Using the data below, please return every line exactly as given.

Stored items:

┌──

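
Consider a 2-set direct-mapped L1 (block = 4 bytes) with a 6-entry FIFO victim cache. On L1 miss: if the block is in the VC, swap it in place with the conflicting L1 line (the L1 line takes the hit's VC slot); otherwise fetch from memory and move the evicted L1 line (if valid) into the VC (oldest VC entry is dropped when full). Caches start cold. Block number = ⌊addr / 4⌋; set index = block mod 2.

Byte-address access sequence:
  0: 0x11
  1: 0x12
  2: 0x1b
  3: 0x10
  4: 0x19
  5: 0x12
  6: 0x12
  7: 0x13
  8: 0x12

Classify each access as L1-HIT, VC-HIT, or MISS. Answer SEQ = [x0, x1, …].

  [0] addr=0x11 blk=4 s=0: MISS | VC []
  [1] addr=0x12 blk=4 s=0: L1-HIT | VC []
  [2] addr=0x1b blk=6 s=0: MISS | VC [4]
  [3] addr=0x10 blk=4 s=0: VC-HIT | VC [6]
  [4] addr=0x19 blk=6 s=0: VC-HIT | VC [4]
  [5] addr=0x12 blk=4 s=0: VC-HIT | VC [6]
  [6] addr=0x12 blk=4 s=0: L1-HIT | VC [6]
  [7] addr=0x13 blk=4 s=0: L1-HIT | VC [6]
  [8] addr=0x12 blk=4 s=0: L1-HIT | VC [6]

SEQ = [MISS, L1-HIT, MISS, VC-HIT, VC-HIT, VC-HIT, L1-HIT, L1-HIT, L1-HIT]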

└──

Your solution:
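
Consider a 2-set direct-mapped L1 (block = 4 bytes) with a 6-entry FIFO victim cache. On L1 miss: if the block is in the VC, swap it in place with the conflicting L1 line (the L1 line takes the hit's VC slot); otherwise fetch from memory and move the evicted L1 line (if valid) into the VC (oldest VC entry is dropped when full). Caches start cold. Block number = ⌊addr / 4⌋; set index = block mod 2.

Byte-address access sequence:
  0: 0x11
  1: 0x12
  2: 0x1b
  3: 0x10
  4: 0x19
  5: 0x12
  6: 0x12
  7: 0x13
  8: 0x12

Classify each access as L1-HIT, VC-HIT, or MISS. Answer SEQ = [x0, x1, …].

  [0] addr=0x11 blk=4 s=0: MISS | VC []
  [1] addr=0x12 blk=4 s=0: L1-HIT | VC []
  [2] addr=0x1b blk=6 s=0: MISS | VC [4]
  [3] addr=0x10 blk=4 s=0: VC-HIT | VC [6]
  [4] addr=0x19 blk=6 s=0: VC-HIT | VC [4]
  [5] addr=0x12 blk=4 s=0: VC-HIT | VC [6]
  [6] addr=0x12 blk=4 s=0: L1-HIT | VC [6]
  [7] addr=0x13 blk=4 s=0: L1-HIT | VC [6]
  [8] addr=0x12 blk=4 s=0: L1-HIT | VC [6]

SEQ = [MISS, L1-HIT, MISS, VC-HIT, VC-HIT, VC-HIT, L1-HIT, L1-HIT, L1-HIT]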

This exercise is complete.